WORK ITEM.
Scan the data. Collect each line that contains the word "deep".

THE INPUT START

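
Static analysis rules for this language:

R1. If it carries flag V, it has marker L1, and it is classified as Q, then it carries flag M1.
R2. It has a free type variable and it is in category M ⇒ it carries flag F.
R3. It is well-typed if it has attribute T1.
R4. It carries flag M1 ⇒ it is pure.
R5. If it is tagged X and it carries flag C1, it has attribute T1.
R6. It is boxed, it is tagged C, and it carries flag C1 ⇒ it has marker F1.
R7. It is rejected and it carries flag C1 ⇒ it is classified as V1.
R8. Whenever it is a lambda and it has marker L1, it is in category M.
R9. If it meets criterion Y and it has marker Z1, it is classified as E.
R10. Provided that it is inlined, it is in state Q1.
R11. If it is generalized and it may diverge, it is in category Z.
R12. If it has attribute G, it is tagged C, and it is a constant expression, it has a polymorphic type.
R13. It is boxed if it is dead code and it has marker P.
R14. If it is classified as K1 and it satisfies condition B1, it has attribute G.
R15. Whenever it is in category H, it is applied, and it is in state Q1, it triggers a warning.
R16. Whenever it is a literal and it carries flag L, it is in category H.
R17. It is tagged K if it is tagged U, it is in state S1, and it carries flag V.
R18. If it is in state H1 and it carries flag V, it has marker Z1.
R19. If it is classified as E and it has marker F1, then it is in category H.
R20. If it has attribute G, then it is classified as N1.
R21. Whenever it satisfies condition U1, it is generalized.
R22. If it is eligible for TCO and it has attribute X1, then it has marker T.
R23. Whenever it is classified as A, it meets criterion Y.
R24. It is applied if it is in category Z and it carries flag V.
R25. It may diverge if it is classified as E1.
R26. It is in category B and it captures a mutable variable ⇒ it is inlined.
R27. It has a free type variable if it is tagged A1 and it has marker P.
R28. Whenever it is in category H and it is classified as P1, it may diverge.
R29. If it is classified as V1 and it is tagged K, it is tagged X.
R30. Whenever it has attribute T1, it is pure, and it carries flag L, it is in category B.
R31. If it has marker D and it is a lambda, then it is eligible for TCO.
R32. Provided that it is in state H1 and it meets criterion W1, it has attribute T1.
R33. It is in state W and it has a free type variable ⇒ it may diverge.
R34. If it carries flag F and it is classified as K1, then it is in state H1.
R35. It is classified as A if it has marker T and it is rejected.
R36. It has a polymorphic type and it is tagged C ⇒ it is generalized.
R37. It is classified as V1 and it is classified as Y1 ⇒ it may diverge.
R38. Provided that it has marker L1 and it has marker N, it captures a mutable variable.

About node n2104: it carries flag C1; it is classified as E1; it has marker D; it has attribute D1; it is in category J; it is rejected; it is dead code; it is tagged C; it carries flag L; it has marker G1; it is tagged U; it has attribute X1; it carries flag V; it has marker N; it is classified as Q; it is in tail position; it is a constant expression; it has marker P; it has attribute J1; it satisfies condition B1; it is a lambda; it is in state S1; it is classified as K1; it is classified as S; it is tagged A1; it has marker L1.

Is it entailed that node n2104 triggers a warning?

Yes

By R1 (it carries flag V, it has marker L1, it is classified as Q): it carries flag M1.
By R4 (it carries flag M1): it is pure.
By R7 (it is rejected, it carries flag C1): it is classified as V1.
By R8 (it is a lambda, it has marker L1): it is in category M.
By R13 (it is dead code, it has marker P): it is boxed.
By R14 (it is classified as K1, it satisfies condition B1): it has attribute G.
By R17 (it is tagged U, it is in state S1, it carries flag V): it is tagged K.
By R25 (it is classified as E1): it may diverge.
By R27 (it is tagged A1, it has marker P): it has a free type variable.
By R29 (it is classified as V1, it is tagged K): it is tagged X.
By R31 (it has marker D, it is a lambda): it is eligible for TCO.
By R38 (it has marker L1, it has marker N): it captures a mutable variable.
By R2 (it has a free type variable, it is in category M): it carries flag F.
By R5 (it is tagged X, it carries flag C1): it has attribute T1.
By R6 (it is boxed, it is tagged C, it carries flag C1): it has marker F1.
By R12 (it has attribute G, it is tagged C, it is a constant expression): it has a polymorphic type.
By R22 (it is eligible for TCO, it has attribute X1): it has marker T.
By R30 (it has attribute T1, it is pure, it carries flag L): it is in category B.
By R34 (it carries flag F, it is classified as K1): it is in state H1.
By R35 (it has marker T, it is rejected): it is classified as A.
By R36 (it has a polymorphic type, it is tagged C): it is generalized.
By R11 (it is generalized, it may diverge): it is in category Z.
By R18 (it is in state H1, it carries flag V): it has marker Z1.
By R23 (it is classified as A): it meets criterion Y.
By R24 (it is in category Z, it carries flag V): it is applied.
By R26 (it is in category B, it captures a mutable variable): it is inlined.
By R9 (it meets criterion Y, it has marker Z1): it is classified as E.
By R10 (it is inlined): it is in state Q1.
By R19 (it is classified as E, it has marker F1): it is in category H.
By R15 (it is in category H, it is applied, it is in state Q1): it triggers a warning.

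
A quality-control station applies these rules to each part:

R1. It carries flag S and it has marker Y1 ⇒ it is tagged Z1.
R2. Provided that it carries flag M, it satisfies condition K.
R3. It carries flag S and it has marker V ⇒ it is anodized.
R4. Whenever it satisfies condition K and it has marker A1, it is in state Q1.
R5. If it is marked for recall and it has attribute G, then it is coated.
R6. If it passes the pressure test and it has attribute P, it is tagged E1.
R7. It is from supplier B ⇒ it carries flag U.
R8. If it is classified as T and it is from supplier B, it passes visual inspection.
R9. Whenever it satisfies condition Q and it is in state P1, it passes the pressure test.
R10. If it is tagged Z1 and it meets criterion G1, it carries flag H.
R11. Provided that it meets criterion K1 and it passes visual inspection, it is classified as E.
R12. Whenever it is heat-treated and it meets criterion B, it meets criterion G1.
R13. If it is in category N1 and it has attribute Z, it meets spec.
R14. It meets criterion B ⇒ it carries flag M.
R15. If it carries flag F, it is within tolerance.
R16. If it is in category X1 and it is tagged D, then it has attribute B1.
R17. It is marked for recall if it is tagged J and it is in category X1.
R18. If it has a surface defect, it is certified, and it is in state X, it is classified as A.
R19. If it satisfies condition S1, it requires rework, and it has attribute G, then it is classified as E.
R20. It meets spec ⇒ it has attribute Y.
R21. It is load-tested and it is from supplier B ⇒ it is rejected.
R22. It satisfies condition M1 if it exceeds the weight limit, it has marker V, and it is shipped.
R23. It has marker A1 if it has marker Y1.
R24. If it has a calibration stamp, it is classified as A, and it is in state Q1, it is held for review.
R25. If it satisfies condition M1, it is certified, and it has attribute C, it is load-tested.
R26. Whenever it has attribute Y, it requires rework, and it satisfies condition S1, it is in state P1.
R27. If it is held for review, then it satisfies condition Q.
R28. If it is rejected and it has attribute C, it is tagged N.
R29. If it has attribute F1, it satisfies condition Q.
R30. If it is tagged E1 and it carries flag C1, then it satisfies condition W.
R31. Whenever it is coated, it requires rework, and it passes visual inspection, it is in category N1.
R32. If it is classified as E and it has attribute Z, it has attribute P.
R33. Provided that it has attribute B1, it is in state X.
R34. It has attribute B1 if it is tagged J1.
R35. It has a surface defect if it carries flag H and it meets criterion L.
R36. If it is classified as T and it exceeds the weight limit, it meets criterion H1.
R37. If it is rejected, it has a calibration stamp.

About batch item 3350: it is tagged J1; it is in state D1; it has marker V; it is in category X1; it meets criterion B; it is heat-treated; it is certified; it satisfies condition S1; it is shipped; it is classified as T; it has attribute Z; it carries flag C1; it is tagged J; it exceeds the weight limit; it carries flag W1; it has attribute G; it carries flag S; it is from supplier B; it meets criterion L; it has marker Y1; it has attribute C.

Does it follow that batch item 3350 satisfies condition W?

No

Forward chaining from the given facts derives: is tagged Z1, is anodized, carries flag U, passes visual inspection, meets criterion G1, carries flag M, is marked for recall, satisfies condition M1, has marker A1, is load-tested, has attribute B1, meets criterion H1, satisfies condition K, is in state Q1, is coated, carries flag H, is rejected, is tagged N, is in state X, has a surface defect, has a calibration stamp, is classified as A, is held for review, satisfies condition Q.
The only rule concluding "it satisfies condition W" is R30, which needs "it is tagged E1"; that is never established.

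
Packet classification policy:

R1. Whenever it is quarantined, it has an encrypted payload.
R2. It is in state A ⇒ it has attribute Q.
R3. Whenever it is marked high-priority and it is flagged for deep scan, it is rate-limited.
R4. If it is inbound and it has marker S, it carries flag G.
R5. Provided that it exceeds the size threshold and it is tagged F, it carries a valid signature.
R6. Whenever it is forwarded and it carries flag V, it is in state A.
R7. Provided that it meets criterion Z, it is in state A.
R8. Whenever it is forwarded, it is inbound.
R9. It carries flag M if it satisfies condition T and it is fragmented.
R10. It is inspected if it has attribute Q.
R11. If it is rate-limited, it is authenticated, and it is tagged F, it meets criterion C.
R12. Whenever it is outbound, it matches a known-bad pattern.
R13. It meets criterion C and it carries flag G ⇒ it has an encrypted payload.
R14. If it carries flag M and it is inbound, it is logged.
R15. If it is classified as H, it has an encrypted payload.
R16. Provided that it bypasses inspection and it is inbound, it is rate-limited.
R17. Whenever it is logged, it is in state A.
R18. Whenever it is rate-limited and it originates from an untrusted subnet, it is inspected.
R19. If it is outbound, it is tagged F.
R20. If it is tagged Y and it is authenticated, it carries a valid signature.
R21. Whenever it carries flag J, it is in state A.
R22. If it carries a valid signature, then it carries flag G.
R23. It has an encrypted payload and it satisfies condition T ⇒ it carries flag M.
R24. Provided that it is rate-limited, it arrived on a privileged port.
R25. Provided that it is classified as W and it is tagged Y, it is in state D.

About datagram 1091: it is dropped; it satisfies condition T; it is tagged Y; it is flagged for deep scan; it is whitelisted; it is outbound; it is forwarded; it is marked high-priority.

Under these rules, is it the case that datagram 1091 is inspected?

No

Forward chaining from the given facts derives: is rate-limited, is inbound, matches a known-bad pattern, is tagged F, arrived on a privileged port.
Rules concluding "it is inspected": R10 needs "it has attribute Q"; R18 needs "it originates from an untrusted subnet" — none of these are established.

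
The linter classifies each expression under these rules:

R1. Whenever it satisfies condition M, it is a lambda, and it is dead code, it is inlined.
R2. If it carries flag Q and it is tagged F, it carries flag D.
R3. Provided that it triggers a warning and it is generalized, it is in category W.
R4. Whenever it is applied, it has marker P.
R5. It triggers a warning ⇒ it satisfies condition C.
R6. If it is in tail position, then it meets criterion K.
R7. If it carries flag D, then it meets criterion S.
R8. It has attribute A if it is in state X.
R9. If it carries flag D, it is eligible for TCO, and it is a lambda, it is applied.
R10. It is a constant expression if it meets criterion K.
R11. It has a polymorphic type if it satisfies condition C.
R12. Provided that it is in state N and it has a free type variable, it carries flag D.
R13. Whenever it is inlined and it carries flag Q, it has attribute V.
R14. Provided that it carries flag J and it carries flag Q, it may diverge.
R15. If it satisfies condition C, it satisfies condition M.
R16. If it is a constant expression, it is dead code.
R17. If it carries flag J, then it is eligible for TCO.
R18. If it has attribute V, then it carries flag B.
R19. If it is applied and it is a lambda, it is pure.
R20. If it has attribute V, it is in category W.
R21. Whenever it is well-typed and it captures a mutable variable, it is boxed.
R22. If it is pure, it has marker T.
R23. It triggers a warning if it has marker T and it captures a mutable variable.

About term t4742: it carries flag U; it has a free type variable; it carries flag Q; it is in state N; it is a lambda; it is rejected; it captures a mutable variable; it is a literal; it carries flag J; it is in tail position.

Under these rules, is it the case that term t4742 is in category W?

Yes

By R6 (it is in tail position): it meets criterion K.
By R10 (it meets criterion K): it is a constant expression.
By R12 (it is in state N, it has a free type variable): it carries flag D.
By R16 (it is a constant expression): it is dead code.
By R17 (it carries flag J): it is eligible for TCO.
By R9 (it carries flag D, it is eligible for TCO, it is a lambda): it is applied.
By R19 (it is applied, it is a lambda): it is pure.
By R22 (it is pure): it has marker T.
By R23 (it has marker T, it captures a mutable variable): it triggers a warning.
By R5 (it triggers a warning): it satisfies condition C.
By R15 (it satisfies condition C): it satisfies condition M.
By R1 (it satisfies condition M, it is a lambda, it is dead code): it is inlined.
By R13 (it is inlined, it carries flag Q): it has attribute V.
By R20 (it has attribute V): it is in category W.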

THE INPUT END

TASK OUTPUT.
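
R3. Whenever it is marked high-priority and it is flagged for deep scan, it is rate-limited.
About datagram 1091: it is dropped; it satisfies condition T; it is tagged Y; it is flagged for deep scan; it is whitelisted; it is outbound; it is forwarded; it is marked high-priority.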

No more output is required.